Start of RECORDED INFORMATION

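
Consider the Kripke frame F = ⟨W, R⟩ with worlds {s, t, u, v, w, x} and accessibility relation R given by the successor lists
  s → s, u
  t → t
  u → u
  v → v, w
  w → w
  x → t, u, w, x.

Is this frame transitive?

Transitive: yes — every two-step R-path is closed by a direct edge.

Yes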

End of RECORDED INFORMATION

## ABOUT THIS TASK
Exactly as written, set down all of the material.

## OUTPUT OF THE TASK
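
Consider the Kripke frame F = ⟨W, R⟩ with worlds {s, t, u, v, w, x} and accessibility relation R given by the successor lists
  s → s, u
  t → t
  u → u
  v → v, w
  w → w
  x → t, u, w, x.

Is this frame transitive?

Transitive: yes — every two-step R-path is closed by a direct edge.

Yes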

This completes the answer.